**WHAT IS EXPECTED:** Every record that follows should be written out again without any change.

━━━━━ DATA SECTION

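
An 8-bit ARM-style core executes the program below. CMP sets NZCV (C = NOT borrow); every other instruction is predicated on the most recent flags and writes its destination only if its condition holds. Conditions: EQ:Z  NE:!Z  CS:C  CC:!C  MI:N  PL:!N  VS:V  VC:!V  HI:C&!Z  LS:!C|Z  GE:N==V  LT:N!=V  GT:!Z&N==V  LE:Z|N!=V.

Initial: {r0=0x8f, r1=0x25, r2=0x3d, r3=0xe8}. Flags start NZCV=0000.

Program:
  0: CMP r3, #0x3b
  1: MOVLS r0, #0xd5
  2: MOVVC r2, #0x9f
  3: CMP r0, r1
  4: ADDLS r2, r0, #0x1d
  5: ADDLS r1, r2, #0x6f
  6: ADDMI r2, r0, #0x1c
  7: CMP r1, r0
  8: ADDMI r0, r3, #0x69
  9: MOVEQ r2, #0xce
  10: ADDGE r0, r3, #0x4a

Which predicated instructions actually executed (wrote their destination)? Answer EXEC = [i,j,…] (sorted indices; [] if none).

[0] flags=1010 → (cmp)
[1] flags=1010 LS?F → skip
[2] flags=1010 VC?T → r2=0x9f
[3] flags=0011 → (cmp)
[4] flags=0011 LS?F → skip
[5] flags=0011 LS?F → skip
[6] flags=0011 MI?F → skip
[7] flags=1001 → (cmp)
[8] flags=1001 MI?T → r0=0x51
[9] flags=1001 EQ?F → skip
[10] flags=1001 GE?T → r0=0x32

EXEC = [2,8,10]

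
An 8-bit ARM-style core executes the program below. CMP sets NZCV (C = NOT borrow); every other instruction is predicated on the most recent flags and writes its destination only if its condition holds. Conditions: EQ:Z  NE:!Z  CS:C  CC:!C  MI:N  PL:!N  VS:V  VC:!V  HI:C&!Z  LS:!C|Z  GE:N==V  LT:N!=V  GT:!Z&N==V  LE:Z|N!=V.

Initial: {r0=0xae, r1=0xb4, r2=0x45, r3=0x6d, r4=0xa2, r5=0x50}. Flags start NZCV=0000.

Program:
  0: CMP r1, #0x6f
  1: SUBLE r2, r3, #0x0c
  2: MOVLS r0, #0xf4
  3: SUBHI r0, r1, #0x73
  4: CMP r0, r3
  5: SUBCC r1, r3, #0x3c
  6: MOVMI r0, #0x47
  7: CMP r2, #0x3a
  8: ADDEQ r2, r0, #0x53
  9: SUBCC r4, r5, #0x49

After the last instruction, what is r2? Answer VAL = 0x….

[0] flags=0011 → (cmp)
[1] flags=0011 LE?T → r2=0x61
[2] flags=0011 LS?F → skip
[3] flags=0011 HI?T → r0=0x41
[4] flags=1000 → (cmp)
[5] flags=1000 CC?T → r1=0x31
[6] flags=1000 MI?T → r0=0x47
[7] flags=0010 → (cmp)
[8] flags=0010 EQ?F → skip
[9] flags=0010 CC?F → skip

VAL = 0x61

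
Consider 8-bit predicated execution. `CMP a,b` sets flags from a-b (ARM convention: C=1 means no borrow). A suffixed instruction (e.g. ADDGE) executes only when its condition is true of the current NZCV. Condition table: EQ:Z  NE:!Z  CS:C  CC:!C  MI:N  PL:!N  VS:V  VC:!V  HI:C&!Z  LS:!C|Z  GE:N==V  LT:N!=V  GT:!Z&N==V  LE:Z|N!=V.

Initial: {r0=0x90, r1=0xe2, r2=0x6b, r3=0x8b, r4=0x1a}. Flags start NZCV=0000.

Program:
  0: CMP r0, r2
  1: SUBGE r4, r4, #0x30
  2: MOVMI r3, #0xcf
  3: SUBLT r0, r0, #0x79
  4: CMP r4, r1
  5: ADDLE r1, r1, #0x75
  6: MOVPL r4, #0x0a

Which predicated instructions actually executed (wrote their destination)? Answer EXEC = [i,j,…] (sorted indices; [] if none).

[0] flags=0011 → (cmp)
[1] flags=0011 GE?F → skip
[2] flags=0011 MI?F → skip
[3] flags=0011 LT?T → r0=0x17
[4] flags=0000 → (cmp)
[5] flags=0000 LE?F → skip
[6] flags=0000 PL?T → r4=0x0a

EXEC = [3,6]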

━━━━━━━━━━

**EXPECTED ANSWER:**
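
An 8-bit ARM-style core executes the program below. CMP sets NZCV (C = NOT borrow); every other instruction is predicated on the most recent flags and writes its destination only if its condition holds. Conditions: EQ:Z  NE:!Z  CS:C  CC:!C  MI:N  PL:!N  VS:V  VC:!V  HI:C&!Z  LS:!C|Z  GE:N==V  LT:N!=V  GT:!Z&N==V  LE:Z|N!=V.

Initial: {r0=0x8f, r1=0x25, r2=0x3d, r3=0xe8}. Flags start NZCV=0000.

Program:
  0: CMP r3, #0x3b
  1: MOVLS r0, #0xd5
  2: MOVVC r2, #0x9f
  3: CMP r0, r1
  4: ADDLS r2, r0, #0x1d
  5: ADDLS r1, r2, #0x6f
  6: ADDMI r2, r0, #0x1c
  7: CMP r1, r0
  8: ADDMI r0, r3, #0x69
  9: MOVEQ r2, #0xce
  10: ADDGE r0, r3, #0x4a

Which predicated instructions actually executed (wrote their destination)? Answer EXEC = [i,j,…] (sorted indices; [] if none).

[0] flags=1010 → (cmp)
[1] flags=1010 LS?F → skip
[2] flags=1010 VC?T → r2=0x9f
[3] flags=0011 → (cmp)
[4] flags=0011 LS?F → skip
[5] flags=0011 LS?F → skip
[6] flags=0011 MI?F → skip
[7] flags=1001 → (cmp)
[8] flags=1001 MI?T → r0=0x51
[9] flags=1001 EQ?F → skip
[10] flags=1001 GE?T → r0=0x32

EXEC = [2,8,10]

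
An 8-bit ARM-style core executes the program below. CMP sets NZCV (C = NOT borrow); every other instruction is predicated on the most recent flags and writes its destination only if its condition holds. Conditions: EQ:Z  NE:!Z  CS:C  CC:!C  MI:N  PL:!N  VS:V  VC:!V  HI:C&!Z  LS:!C|Z  GE:N==V  LT:N!=V  GT:!Z&N==V  LE:Z|N!=V.

Initial: {r0=0xae, r1=0xb4, r2=0x45, r3=0x6d, r4=0xa2, r5=0x50}. Flags start NZCV=0000.

Program:
  0: CMP r1, #0x6f
  1: SUBLE r2, r3, #0x0c
  2: MOVLS r0, #0xf4
  3: SUBHI r0, r1, #0x73
  4: CMP r0, r3
  5: SUBCC r1, r3, #0x3c
  6: MOVMI r0, #0x47
  7: CMP r2, #0x3a
  8: ADDEQ r2, r0, #0x53
  9: SUBCC r4, r5, #0x49

After the last instruction, what is r2? Answer VAL = 0x….

[0] flags=0011 → (cmp)
[1] flags=0011 LE?T → r2=0x61
[2] flags=0011 LS?F → skip
[3] flags=0011 HI?T → r0=0x41
[4] flags=1000 → (cmp)
[5] flags=1000 CC?T → r1=0x31
[6] flags=1000 MI?T → r0=0x47
[7] flags=0010 → (cmp)
[8] flags=0010 EQ?F → skip
[9] flags=0010 CC?F → skip

VAL = 0x61

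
Consider 8-bit predicated execution. `CMP a,b` sets flags from a-b (ARM convention: C=1 means no borrow). A suffixed instruction (e.g. ADDGE) executes only when its condition is true of the current NZCV. Condition table: EQ:Z  NE:!Z  CS:C  CC:!C  MI:N  PL:!N  VS:V  VC:!V  HI:C&!Z  LS:!C|Z  GE:N==V  LT:N!=V  GT:!Z&N==V  LE:Z|N!=V.

Initial: {r0=0x90, r1=0xe2, r2=0x6b, r3=0x8b, r4=0x1a}. Flags start NZCV=0000.

Program:
  0: CMP r0, r2
  1: SUBGE r4, r4, #0x30
  2: MOVMI r3, #0xcf
  3: SUBLT r0, r0, #0x79
  4: CMP r4, r1
  5: ADDLE r1, r1, #0x75
  6: MOVPL r4, #0x0a

Which predicated instructions actually executed (wrote their destination)? Answer EXEC = [i,j,…] (sorted indices; [] if none).

[0] flags=0011 → (cmp)
[1] flags=0011 GE?F → skip
[2] flags=0011 MI?F → skip
[3] flags=0011 LT?T → r0=0x17
[4] flags=0000 → (cmp)
[5] flags=0000 LE?F → skip
[6] flags=0000 PL?T → r4=0x0a

EXEC = [3,6]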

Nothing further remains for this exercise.